**WHAT IS BEING ASKED**
How many lines in the records below contain "Noah"? Reply with the number alone.

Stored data
# # # #

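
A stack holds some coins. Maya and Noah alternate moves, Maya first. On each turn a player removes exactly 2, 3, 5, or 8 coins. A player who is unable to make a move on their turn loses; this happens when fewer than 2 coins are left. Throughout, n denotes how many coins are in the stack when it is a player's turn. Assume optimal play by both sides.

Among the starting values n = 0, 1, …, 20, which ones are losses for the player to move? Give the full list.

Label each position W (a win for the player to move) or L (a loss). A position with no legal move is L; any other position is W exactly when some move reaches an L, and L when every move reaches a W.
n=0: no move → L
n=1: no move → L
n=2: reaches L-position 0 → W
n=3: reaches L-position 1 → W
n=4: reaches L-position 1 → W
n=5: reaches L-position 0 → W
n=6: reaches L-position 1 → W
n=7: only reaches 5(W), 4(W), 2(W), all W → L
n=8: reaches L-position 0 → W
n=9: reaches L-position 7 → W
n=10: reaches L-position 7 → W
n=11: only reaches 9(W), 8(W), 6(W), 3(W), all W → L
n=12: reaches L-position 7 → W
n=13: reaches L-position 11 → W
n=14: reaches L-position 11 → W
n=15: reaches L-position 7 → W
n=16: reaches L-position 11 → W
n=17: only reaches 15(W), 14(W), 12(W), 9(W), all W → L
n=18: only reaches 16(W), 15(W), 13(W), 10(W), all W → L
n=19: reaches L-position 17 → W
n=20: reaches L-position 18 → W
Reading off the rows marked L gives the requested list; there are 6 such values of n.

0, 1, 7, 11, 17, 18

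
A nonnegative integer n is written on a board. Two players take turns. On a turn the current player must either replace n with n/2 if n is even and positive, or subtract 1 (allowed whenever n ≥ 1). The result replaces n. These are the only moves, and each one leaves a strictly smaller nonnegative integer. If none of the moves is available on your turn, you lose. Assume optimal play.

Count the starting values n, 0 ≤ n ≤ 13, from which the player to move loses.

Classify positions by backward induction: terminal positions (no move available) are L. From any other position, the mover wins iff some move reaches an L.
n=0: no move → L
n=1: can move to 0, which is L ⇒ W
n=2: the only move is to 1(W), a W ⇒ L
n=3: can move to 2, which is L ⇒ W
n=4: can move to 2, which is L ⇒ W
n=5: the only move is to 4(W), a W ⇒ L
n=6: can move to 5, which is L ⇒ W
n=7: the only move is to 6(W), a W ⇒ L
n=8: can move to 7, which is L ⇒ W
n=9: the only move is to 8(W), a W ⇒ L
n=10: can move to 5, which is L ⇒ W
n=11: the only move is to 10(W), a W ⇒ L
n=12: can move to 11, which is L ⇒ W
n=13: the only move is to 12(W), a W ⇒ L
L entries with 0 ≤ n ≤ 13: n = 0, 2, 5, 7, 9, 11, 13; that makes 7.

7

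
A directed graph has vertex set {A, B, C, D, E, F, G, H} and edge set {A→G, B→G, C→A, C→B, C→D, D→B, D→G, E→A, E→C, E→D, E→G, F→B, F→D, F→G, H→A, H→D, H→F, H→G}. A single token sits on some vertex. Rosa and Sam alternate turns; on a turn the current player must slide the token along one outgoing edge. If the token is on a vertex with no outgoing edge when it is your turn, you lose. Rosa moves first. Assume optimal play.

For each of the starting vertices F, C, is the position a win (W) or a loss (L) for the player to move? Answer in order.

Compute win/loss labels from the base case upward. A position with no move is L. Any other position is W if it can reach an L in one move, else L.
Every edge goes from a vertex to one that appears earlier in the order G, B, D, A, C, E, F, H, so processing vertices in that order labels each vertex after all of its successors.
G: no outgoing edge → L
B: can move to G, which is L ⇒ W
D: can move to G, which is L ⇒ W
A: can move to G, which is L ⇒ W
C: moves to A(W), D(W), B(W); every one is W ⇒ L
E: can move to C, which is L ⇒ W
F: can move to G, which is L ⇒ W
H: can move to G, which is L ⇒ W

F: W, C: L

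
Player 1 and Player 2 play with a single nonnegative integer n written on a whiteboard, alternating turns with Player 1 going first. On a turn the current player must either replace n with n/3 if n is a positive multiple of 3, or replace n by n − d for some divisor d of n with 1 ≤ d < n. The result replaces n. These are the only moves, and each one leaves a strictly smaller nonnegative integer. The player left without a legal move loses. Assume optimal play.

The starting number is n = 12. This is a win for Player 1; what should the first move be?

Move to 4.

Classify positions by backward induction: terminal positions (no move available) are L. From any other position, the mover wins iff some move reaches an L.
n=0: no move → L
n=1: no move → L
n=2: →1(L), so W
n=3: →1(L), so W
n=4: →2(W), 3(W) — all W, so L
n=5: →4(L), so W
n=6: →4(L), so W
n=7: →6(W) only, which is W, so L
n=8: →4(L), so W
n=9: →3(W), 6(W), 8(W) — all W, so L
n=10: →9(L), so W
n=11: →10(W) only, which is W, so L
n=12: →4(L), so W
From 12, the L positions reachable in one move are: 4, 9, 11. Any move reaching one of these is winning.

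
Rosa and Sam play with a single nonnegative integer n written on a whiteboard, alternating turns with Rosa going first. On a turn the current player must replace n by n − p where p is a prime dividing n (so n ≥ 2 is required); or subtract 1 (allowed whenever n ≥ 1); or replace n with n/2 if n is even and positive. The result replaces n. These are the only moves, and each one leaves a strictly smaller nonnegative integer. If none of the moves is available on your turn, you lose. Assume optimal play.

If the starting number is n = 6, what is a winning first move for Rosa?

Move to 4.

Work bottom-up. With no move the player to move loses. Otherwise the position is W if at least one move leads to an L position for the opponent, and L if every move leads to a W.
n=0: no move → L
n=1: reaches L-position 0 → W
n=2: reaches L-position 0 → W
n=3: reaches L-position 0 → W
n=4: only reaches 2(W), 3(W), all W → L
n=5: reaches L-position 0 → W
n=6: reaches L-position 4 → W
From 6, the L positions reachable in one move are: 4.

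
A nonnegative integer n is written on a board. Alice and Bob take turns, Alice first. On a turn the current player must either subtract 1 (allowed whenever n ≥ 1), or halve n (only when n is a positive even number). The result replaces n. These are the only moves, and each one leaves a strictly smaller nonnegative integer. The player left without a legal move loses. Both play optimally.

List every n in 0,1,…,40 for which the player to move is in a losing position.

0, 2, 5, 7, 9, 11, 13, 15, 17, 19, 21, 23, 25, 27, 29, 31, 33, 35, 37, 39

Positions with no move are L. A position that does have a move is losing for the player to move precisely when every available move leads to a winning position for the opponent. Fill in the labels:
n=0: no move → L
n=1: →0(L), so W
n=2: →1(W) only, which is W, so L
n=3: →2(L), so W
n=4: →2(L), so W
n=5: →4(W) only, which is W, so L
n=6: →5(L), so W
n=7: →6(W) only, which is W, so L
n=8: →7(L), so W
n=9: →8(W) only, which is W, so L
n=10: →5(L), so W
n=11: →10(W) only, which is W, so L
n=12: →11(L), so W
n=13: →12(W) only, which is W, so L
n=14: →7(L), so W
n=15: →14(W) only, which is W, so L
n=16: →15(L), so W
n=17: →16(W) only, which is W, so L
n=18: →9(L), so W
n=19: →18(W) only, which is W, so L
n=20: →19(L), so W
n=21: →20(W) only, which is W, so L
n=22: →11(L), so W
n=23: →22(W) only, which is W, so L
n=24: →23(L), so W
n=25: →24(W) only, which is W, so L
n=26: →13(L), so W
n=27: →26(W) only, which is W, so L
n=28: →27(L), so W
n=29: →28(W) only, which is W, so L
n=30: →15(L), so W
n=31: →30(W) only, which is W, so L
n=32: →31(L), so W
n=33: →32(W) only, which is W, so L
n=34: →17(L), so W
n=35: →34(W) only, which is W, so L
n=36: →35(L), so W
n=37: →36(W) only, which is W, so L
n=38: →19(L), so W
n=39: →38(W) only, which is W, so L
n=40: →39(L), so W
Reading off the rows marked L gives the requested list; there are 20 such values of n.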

# # # #

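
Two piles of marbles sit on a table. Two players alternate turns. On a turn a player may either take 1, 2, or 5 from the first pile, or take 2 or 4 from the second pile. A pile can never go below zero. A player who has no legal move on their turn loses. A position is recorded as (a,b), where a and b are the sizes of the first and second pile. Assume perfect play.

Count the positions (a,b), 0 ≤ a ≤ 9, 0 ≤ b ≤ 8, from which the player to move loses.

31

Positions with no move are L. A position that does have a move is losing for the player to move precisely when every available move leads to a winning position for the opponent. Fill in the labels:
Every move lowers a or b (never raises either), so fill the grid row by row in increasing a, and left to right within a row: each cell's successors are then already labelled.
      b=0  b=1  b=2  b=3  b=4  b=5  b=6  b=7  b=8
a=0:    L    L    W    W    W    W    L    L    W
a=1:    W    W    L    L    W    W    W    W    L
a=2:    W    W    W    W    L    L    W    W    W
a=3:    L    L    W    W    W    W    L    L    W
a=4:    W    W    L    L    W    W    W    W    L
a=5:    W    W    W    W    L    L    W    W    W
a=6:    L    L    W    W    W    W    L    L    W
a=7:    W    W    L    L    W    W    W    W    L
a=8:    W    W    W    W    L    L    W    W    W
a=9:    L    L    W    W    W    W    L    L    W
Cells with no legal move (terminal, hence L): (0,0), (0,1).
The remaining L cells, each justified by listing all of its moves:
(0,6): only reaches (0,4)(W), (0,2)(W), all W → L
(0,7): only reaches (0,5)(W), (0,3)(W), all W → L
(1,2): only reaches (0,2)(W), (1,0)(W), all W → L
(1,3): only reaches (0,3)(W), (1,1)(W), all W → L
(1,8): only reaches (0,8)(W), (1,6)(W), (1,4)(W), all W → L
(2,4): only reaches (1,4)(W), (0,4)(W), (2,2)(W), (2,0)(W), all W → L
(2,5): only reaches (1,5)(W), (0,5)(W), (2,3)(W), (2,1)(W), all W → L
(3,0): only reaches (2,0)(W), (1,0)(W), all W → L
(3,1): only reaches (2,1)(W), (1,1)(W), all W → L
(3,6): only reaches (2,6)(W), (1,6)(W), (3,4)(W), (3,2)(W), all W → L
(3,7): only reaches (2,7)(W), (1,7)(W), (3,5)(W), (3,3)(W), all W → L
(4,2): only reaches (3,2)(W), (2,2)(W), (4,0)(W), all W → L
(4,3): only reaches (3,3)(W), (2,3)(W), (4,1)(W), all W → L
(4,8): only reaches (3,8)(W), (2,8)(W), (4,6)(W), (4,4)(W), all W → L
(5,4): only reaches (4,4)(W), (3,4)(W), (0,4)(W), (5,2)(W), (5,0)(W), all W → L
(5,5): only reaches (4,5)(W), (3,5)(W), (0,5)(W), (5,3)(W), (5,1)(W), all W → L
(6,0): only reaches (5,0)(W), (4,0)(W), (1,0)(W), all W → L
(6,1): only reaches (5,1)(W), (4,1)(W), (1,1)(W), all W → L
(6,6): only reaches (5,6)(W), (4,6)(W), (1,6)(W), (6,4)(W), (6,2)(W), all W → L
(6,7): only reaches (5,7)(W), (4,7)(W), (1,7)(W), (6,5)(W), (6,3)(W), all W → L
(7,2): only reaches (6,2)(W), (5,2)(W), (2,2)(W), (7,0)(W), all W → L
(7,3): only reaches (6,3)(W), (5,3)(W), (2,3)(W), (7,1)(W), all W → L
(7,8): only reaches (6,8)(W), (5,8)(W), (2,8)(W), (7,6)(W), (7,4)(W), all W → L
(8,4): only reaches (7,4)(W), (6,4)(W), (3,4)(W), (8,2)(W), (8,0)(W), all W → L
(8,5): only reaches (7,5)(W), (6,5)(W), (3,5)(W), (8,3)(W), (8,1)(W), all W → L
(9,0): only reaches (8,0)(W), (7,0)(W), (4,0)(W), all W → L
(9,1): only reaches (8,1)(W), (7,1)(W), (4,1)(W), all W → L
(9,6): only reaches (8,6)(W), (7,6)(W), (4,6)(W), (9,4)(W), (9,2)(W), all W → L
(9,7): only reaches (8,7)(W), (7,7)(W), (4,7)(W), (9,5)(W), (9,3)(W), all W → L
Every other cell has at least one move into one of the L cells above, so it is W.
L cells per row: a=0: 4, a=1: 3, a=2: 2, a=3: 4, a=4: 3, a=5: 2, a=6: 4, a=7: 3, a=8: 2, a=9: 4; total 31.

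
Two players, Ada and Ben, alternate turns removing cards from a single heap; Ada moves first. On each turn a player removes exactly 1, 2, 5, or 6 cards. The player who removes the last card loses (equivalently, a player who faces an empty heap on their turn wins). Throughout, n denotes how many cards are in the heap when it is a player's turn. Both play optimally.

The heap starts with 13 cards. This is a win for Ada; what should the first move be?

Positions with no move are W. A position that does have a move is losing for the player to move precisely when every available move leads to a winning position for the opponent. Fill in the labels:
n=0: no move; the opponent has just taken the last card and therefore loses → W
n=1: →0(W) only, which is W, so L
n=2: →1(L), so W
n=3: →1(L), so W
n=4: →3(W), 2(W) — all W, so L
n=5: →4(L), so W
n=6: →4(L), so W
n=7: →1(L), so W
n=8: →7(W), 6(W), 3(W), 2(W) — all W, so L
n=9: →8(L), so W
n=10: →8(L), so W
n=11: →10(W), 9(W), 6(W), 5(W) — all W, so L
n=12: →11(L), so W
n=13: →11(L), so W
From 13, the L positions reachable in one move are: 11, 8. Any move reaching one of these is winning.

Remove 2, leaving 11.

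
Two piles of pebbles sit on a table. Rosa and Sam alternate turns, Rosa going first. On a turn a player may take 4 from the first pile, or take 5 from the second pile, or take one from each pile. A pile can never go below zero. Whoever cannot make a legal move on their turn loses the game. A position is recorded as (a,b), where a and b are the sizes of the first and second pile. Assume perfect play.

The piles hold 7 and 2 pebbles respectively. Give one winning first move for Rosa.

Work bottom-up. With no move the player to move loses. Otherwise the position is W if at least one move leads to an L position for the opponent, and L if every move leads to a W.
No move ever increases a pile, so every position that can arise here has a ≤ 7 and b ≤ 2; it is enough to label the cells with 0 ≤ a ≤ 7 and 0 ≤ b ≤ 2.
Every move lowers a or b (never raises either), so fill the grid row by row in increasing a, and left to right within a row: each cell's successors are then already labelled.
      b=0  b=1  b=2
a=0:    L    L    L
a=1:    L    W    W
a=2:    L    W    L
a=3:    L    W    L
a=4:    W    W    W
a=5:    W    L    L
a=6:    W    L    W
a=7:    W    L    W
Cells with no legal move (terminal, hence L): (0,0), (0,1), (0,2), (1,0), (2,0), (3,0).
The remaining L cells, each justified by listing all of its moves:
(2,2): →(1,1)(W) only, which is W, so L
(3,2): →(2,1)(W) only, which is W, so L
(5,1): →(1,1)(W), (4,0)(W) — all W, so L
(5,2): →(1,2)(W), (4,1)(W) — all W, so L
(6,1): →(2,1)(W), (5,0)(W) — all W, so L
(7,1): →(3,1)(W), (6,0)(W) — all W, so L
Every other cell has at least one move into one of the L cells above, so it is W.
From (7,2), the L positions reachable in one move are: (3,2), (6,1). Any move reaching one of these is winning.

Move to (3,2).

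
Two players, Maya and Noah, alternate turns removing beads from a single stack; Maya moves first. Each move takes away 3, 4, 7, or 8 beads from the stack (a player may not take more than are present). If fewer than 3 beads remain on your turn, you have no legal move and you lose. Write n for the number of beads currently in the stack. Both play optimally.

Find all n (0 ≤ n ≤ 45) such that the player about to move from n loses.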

# # # #

**WRITTEN ANSWER**
2